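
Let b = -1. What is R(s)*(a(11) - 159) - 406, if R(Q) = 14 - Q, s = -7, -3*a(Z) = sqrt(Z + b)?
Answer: -3745 - 7*sqrt(10) ≈ -3767.1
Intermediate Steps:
a(Z) = -sqrt(-1 + Z)/3 (a(Z) = -sqrt(Z - 1)/3 = -sqrt(-1 + Z)/3)
R(s)*(a(11) - 159) - 406 = (14 - 1*(-7))*(-sqrt(-1 + 11)/3 - 159) - 406 = (14 + 7)*(-sqrt(10)/3 - 159) - 406 = 21*(-159 - sqrt(10)/3) - 406 = (-3339 - 7*sqrt(10)) - 406 = -3745 - 7*sqrt(10)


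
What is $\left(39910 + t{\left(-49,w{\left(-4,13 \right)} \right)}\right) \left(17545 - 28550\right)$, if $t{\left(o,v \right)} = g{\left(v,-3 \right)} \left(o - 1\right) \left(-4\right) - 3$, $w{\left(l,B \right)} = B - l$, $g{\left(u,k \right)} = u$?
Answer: $-476593535$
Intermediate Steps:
$t{\left(o,v \right)} = -3 - 4 v \left(-1 + o\right)$ ($t{\left(o,v \right)} = v \left(o - 1\right) \left(-4\right) - 3 = v \left(-1 + o\right) \left(-4\right) - 3 = - 4 v \left(-1 + o\right) - 3 = -3 - 4 v \left(-1 + o\right)$)
$\left(39910 + t{\left(-49,w{\left(-4,13 \right)} \right)}\right) \left(17545 - 28550\right) = \left(39910 - \left(3 - 200 \left(13 - -4\right)\right)\right) \left(17545 - 28550\right) = \left(39910 - \left(3 - 200 \left(13 + 4\right)\right)\right) \left(-11005\right) = \left(39910 - \left(-65 - 3332\right)\right) \left(-11005\right) = \left(39910 + \left(-3 + 68 + 3332\right)\right) \left(-11005\right) = \left(39910 + 3397\right) \left(-11005\right) = 43307 \left(-11005\right) = -476593535$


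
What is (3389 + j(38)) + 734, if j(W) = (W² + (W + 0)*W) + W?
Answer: 7049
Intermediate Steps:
j(W) = W + 2*W² (j(W) = (W² + W*W) + W = (W² + W²) + W = 2*W² + W = W + 2*W²)
(3389 + j(38)) + 734 = (3389 + 38*(1 + 2*38)) + 734 = (3389 + 38*(1 + 76)) + 734 = (3389 + 38*77) + 734 = (3389 + 2926) + 734 = 6315 + 734 = 7049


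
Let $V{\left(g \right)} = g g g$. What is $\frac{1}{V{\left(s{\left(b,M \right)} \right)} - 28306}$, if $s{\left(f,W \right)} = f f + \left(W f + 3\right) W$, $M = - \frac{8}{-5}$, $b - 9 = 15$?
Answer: $\frac{15625}{4138716422366} \approx 3.7753 \cdot 10^{-9}$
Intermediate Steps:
$b = 24$ ($b = 9 + 15 = 24$)
$M = \frac{8}{5}$ ($M = \left(-8\right) \left(- \frac{1}{5}\right) = \frac{8}{5} \approx 1.6$)
$s{\left(f,W \right)} = f^{2} + W \left(3 + W f\right)$ ($s{\left(f,W \right)} = f^{2} + \left(3 + W f\right) W = f^{2} + W \left(3 + W f\right)$)
$V{\left(g \right)} = g^{3}$ ($V{\left(g \right)} = g^{2} g = g^{3}$)
$\frac{1}{V{\left(s{\left(b,M \right)} \right)} - 28306} = \frac{1}{\left(24^{2} + 3 \cdot \frac{8}{5} + 24 \left(\frac{8}{5}\right)^{2}\right)^{3} - 28306} = \frac{1}{\left(576 + \frac{24}{5} + 24 \cdot \frac{64}{25}\right)^{3} - 28306} = \frac{1}{\left(576 + \frac{24}{5} + \frac{1536}{25}\right)^{3} - 28306} = \frac{1}{\left(\frac{16056}{25}\right)^{3} - 28306} = \frac{1}{\frac{4139158703616}{15625} - 28306} = \frac{1}{\frac{4138716422366}{15625}} = \frac{15625}{4138716422366}$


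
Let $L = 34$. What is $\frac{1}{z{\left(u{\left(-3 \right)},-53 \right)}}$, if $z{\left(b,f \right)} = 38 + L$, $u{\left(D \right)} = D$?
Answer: $\frac{1}{72} \approx 0.013889$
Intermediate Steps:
$z{\left(b,f \right)} = 72$ ($z{\left(b,f \right)} = 38 + 34 = 72$)
$\frac{1}{z{\left(u{\left(-3 \right)},-53 \right)}} = \frac{1}{72}$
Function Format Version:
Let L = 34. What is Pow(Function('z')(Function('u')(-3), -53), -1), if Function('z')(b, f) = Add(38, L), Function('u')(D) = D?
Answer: Rational(1, 72) ≈ 0.013889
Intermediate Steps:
Function('z')(b, f) = 72 (Function('z')(b, f) = Add(38, 34) = 72)
Pow(Function('z')(Function('u')(-3), -53), -1) = Pow(72, -1) = Rational(1, 72)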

**********

→ Problem to work on: All of the data must be returned exactly.

→ Task response:
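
Let b = -1. What is R(s)*(a(11) - 159) - 406, if R(Q) = 14 - Q, s = -7, -3*a(Z) = sqrt(Z + b)?
Answer: -3745 - 7*sqrt(10) ≈ -3767.1
Intermediate Steps:
a(Z) = -sqrt(-1 + Z)/3 (a(Z) = -sqrt(Z - 1)/3 = -sqrt(-1 + Z)/3)
R(s)*(a(11) - 159) - 406 = (14 - 1*(-7))*(-sqrt(-1 + 11)/3 - 159) - 406 = (14 + 7)*(-sqrt(10)/3 - 159) - 406 = 21*(-159 - sqrt(10)/3) - 406 = (-3339 - 7*sqrt(10)) - 406 = -3745 - 7*sqrt(10)


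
What is $\left(39910 + t{\left(-49,w{\left(-4,13 \right)} \right)}\right) \left(17545 - 28550\right)$, if $t{\left(o,v \right)} = g{\left(v,-3 \right)} \left(o - 1\right) \left(-4\right) - 3$, $w{\left(l,B \right)} = B - l$, $g{\left(u,k \right)} = u$?
Answer: $-476593535$
Intermediate Steps:
$t{\left(o,v \right)} = -3 - 4 v \left(-1 + o\right)$ ($t{\left(o,v \right)} = v \left(o - 1\right) \left(-4\right) - 3 = v \left(-1 + o\right) \left(-4\right) - 3 = - 4 v \left(-1 + o\right) - 3 = -3 - 4 v \left(-1 + o\right)$)
$\left(39910 + t{\left(-49,w{\left(-4,13 \right)} \right)}\right) \left(17545 - 28550\right) = \left(39910 - \left(3 - 200 \left(13 - -4\right)\right)\right) \left(17545 - 28550\right) = \left(39910 - \left(3 - 200 \left(13 + 4\right)\right)\right) \left(-11005\right) = \left(39910 - \left(-65 - 3332\right)\right) \left(-11005\right) = \left(39910 + \left(-3 + 68 + 3332\right)\right) \left(-11005\right) = \left(39910 + 3397\right) \left(-11005\right) = 43307 \left(-11005\right) = -476593535$


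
What is (3389 + j(38)) + 734, if j(W) = (W² + (W + 0)*W) + W?
Answer: 7049
Intermediate Steps:
j(W) = W + 2*W² (j(W) = (W² + W*W) + W = (W² + W²) + W = 2*W² + W = W + 2*W²)
(3389 + j(38)) + 734 = (3389 + 38*(1 + 2*38)) + 734 = (3389 + 38*(1 + 76)) + 734 = (3389 + 38*77) + 734 = (3389 + 2926) + 734 = 6315 + 734 = 7049


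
Let $V{\left(g \right)} = g g g$. What is $\frac{1}{V{\left(s{\left(b,M \right)} \right)} - 28306}$, if $s{\left(f,W \right)} = f f + \left(W f + 3\right) W$, $M = - \frac{8}{-5}$, $b - 9 = 15$?
Answer: $\frac{15625}{4138716422366} \approx 3.7753 \cdot 10^{-9}$
Intermediate Steps:
$b = 24$ ($b = 9 + 15 = 24$)
$M = \frac{8}{5}$ ($M = \left(-8\right) \left(- \frac{1}{5}\right) = \frac{8}{5} \approx 1.6$)
$s{\left(f,W \right)} = f^{2} + W \left(3 + W f\right)$ ($s{\left(f,W \right)} = f^{2} + \left(3 + W f\right) W = f^{2} + W \left(3 + W f\right)$)
$V{\left(g \right)} = g^{3}$ ($V{\left(g \right)} = g^{2} g = g^{3}$)
$\frac{1}{V{\left(s{\left(b,M \right)} \right)} - 28306} = \frac{1}{\left(24^{2} + 3 \cdot \frac{8}{5} + 24 \left(\frac{8}{5}\right)^{2}\right)^{3} - 28306} = \frac{1}{\left(576 + \frac{24}{5} + 24 \cdot \frac{64}{25}\right)^{3} - 28306} = \frac{1}{\left(576 + \frac{24}{5} + \frac{1536}{25}\right)^{3} - 28306} = \frac{1}{\left(\frac{16056}{25}\right)^{3} - 28306} = \frac{1}{\frac{4139158703616}{15625} - 28306} = \frac{1}{\frac{4138716422366}{15625}} = \frac{15625}{4138716422366}$


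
Let $L = 34$. What is $\frac{1}{z{\left(u{\left(-3 \right)},-53 \right)}}$, if $z{\left(b,f \right)} = 38 + L$, $u{\left(D \right)} = D$?
Answer: $\frac{1}{72} \approx 0.013889$
Intermediate Steps:
$z{\left(b,f \right)} = 72$ ($z{\left(b,f \right)} = 38 + 34 = 72$)
$\frac{1}{z{\left(u{\left(-3 \right)},-53 \right)}} = \frac{1}{72}$
Function Format Version:
Let L = 34. What is Pow(Function('z')(Function('u')(-3), -53), -1), if Function('z')(b, f) = Add(38, L), Function('u')(D) = D?
Answer: Rational(1, 72) ≈ 0.013889
Intermediate Steps:
Function('z')(b, f) = 72 (Function('z')(b, f) = Add(38, 34) = 72)
Pow(Function('z')(Function('u')(-3), -53), -1) = Pow(72, -1) = Rational(1, 72)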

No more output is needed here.